Exercise brief
With both ends included, transcribe exactly the records below from their first line to the line that contains "C | 1 | 2 | 15 |".

- Opening Delimiter -

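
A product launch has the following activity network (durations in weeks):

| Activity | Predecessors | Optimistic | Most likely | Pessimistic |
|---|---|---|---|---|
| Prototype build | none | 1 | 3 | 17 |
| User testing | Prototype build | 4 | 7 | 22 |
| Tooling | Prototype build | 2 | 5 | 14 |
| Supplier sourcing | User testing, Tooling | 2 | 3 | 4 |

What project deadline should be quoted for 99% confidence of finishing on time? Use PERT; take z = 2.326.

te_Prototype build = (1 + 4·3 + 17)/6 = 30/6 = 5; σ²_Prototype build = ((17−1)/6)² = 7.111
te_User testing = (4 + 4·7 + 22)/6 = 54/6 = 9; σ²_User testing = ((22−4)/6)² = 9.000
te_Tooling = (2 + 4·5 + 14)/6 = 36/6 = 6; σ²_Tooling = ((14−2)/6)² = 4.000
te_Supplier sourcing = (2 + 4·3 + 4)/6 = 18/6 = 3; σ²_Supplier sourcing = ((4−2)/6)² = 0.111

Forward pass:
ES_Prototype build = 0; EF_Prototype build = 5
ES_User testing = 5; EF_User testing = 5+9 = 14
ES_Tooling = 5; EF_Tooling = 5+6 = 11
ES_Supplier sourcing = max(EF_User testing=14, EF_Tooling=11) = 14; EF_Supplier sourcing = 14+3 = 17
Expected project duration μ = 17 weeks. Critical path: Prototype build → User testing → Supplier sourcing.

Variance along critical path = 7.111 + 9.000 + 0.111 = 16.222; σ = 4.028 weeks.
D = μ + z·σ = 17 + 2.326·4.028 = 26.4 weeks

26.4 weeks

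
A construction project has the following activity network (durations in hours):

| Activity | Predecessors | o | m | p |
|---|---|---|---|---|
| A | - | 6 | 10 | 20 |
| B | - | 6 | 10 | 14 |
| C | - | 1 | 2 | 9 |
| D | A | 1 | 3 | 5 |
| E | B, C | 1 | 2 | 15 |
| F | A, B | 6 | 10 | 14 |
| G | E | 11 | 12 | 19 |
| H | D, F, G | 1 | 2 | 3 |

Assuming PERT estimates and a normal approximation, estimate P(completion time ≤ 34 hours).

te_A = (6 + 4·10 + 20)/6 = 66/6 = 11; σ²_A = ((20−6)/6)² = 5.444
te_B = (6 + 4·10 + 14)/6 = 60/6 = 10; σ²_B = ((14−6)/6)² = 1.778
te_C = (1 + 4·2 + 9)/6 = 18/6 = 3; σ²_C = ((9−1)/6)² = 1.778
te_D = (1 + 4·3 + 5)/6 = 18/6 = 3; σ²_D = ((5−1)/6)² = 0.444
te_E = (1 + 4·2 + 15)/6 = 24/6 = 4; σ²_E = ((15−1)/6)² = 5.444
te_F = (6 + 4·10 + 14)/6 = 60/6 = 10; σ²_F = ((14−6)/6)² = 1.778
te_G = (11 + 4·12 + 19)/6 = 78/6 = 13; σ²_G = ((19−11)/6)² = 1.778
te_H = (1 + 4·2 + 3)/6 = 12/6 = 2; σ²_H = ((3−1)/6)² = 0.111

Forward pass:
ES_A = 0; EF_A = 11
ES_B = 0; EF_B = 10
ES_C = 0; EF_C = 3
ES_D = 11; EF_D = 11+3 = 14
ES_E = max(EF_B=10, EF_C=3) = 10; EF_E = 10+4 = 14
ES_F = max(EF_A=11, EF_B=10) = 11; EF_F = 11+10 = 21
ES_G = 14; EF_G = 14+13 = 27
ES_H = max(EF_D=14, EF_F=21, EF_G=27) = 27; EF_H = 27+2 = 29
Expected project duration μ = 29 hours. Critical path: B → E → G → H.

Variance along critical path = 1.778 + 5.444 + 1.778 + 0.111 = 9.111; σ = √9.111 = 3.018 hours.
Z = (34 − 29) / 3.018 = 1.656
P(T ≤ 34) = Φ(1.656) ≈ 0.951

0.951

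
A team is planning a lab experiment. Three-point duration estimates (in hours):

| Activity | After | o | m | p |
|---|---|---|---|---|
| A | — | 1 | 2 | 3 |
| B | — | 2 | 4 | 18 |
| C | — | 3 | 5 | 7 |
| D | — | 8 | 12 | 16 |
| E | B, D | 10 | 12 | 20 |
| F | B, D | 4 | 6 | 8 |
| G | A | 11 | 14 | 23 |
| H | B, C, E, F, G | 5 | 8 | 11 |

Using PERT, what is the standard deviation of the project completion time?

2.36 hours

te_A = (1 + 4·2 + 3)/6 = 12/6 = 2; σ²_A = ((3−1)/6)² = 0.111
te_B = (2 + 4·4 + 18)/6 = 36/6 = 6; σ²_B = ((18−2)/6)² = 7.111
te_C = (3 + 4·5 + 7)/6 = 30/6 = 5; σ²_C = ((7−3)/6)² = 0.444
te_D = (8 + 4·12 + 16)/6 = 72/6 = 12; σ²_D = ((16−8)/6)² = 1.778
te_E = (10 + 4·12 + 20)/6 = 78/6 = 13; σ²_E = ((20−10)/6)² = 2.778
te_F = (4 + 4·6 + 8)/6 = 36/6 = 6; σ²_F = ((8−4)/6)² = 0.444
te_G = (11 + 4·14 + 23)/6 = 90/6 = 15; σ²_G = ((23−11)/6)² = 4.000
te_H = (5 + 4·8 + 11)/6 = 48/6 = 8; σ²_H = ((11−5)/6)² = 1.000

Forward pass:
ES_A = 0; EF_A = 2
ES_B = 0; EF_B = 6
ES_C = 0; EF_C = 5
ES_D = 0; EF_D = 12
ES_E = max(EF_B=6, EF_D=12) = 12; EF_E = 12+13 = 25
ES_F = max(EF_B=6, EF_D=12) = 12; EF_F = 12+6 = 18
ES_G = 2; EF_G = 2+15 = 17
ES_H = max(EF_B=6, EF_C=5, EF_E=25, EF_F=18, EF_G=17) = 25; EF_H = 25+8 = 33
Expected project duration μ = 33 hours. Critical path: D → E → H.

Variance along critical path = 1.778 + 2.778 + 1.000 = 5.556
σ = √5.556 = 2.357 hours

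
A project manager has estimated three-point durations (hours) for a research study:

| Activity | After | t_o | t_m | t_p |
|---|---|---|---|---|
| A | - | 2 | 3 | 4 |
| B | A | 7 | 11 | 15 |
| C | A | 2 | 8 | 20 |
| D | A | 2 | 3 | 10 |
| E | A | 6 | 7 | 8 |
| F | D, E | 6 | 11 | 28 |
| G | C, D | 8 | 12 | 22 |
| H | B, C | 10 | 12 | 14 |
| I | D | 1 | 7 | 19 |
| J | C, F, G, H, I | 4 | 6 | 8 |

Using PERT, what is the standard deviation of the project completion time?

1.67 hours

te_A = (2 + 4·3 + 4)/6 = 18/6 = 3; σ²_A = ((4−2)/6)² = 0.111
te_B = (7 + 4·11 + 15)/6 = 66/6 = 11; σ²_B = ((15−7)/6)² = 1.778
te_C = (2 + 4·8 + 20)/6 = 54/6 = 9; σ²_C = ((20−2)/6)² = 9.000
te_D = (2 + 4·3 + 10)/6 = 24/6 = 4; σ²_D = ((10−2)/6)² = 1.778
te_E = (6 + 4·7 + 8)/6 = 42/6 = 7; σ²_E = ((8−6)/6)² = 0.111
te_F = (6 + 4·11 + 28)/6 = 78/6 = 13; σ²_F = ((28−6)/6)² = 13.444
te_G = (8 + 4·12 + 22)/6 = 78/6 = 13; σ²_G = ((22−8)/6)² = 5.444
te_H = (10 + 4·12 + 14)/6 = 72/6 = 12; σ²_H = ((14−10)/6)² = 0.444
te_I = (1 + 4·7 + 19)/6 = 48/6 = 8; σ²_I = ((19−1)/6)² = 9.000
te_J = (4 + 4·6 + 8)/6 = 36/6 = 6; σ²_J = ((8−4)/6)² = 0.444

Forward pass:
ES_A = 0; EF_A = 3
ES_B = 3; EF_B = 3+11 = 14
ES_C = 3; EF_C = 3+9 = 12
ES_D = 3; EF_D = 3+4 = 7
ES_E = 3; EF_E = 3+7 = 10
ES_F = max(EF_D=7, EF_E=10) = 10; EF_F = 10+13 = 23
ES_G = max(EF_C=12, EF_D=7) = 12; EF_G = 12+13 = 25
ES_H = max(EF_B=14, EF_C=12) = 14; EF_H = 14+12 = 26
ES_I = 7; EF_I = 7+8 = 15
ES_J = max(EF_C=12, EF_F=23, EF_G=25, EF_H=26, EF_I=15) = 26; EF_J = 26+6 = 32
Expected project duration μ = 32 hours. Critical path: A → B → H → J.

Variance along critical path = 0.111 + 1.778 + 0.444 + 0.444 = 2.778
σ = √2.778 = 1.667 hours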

- Closing Delimiter -

Task output
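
A product launch has the following activity network (durations in weeks):

| Activity | Predecessors | Optimistic | Most likely | Pessimistic |
|---|---|---|---|---|
| Prototype build | none | 1 | 3 | 17 |
| User testing | Prototype build | 4 | 7 | 22 |
| Tooling | Prototype build | 2 | 5 | 14 |
| Supplier sourcing | User testing, Tooling | 2 | 3 | 4 |

What project deadline should be quoted for 99% confidence of finishing on time? Use PERT; take z = 2.326.

te_Prototype build = (1 + 4·3 + 17)/6 = 30/6 = 5; σ²_Prototype build = ((17−1)/6)² = 7.111
te_User testing = (4 + 4·7 + 22)/6 = 54/6 = 9; σ²_User testing = ((22−4)/6)² = 9.000
te_Tooling = (2 + 4·5 + 14)/6 = 36/6 = 6; σ²_Tooling = ((14−2)/6)² = 4.000
te_Supplier sourcing = (2 + 4·3 + 4)/6 = 18/6 = 3; σ²_Supplier sourcing = ((4−2)/6)² = 0.111

Forward pass:
ES_Prototype build = 0; EF_Prototype build = 5
ES_User testing = 5; EF_User testing = 5+9 = 14
ES_Tooling = 5; EF_Tooling = 5+6 = 11
ES_Supplier sourcing = max(EF_User testing=14, EF_Tooling=11) = 14; EF_Supplier sourcing = 14+3 = 17
Expected project duration μ = 17 weeks. Critical path: Prototype build → User testing → Supplier sourcing.

Variance along critical path = 7.111 + 9.000 + 0.111 = 16.222; σ = 4.028 weeks.
D = μ + z·σ = 17 + 2.326·4.028 = 26.4 weeks

26.4 weeks

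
A construction project has the following activity network (durations in hours):

| Activity | Predecessors | o | m | p |
|---|---|---|---|---|
| A | - | 6 | 10 | 20 |
| B | - | 6 | 10 | 14 |
| C | - | 1 | 2 | 9 |
| D | A | 1 | 3 | 5 |
| E | B, C | 1 | 2 | 15 |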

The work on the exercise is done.